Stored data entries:

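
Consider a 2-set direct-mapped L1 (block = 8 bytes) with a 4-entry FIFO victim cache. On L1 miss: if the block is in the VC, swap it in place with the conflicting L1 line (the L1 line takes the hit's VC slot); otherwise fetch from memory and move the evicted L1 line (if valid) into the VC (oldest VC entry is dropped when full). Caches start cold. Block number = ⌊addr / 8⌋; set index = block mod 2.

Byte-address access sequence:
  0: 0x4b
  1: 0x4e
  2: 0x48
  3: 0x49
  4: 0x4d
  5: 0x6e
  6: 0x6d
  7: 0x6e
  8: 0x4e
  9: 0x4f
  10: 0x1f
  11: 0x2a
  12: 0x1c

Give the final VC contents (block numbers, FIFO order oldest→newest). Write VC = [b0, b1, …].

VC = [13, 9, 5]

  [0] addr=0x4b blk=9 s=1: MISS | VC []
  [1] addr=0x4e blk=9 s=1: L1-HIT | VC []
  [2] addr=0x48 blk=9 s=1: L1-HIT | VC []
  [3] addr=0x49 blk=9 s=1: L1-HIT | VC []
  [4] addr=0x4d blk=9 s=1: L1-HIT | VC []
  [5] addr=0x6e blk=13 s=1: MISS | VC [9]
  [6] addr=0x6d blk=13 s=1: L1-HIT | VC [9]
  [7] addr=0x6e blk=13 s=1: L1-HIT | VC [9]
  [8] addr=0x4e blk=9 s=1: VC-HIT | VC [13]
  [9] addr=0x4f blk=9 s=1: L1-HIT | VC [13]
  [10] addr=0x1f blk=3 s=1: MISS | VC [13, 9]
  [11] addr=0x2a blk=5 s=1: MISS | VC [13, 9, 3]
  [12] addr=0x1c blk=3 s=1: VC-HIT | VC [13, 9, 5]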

* _What you need to do_
The answer is to be the lines from the one holding "Give the final" through the end of the data above, transcribed character for character, both ends included.

* _Exercise answer_
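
Give the final VC contents (block numbers, FIFO order oldest→newest). Write VC = [b0, b1, …].

VC = [13, 9, 5]

  [0] addr=0x4b blk=9 s=1: MISS | VC []
  [1] addr=0x4e blk=9 s=1: L1-HIT | VC []
  [2] addr=0x48 blk=9 s=1: L1-HIT | VC []
  [3] addr=0x49 blk=9 s=1: L1-HIT | VC []
  [4] addr=0x4d blk=9 s=1: L1-HIT | VC []
  [5] addr=0x6e blk=13 s=1: MISS | VC [9]
  [6] addr=0x6d blk=13 s=1: L1-HIT | VC [9]
  [7] addr=0x6e blk=13 s=1: L1-HIT | VC [9]
  [8] addr=0x4e blk=9 s=1: VC-HIT | VC [13]
  [9] addr=0x4f blk=9 s=1: L1-HIT | VC [13]
  [10] addr=0x1f blk=3 s=1: MISS | VC [13, 9]
  [11] addr=0x2a blk=5 s=1: MISS | VC [13, 9, 3]
  [12] addr=0x1c blk=3 s=1: VC-HIT | VC [13, 9, 5]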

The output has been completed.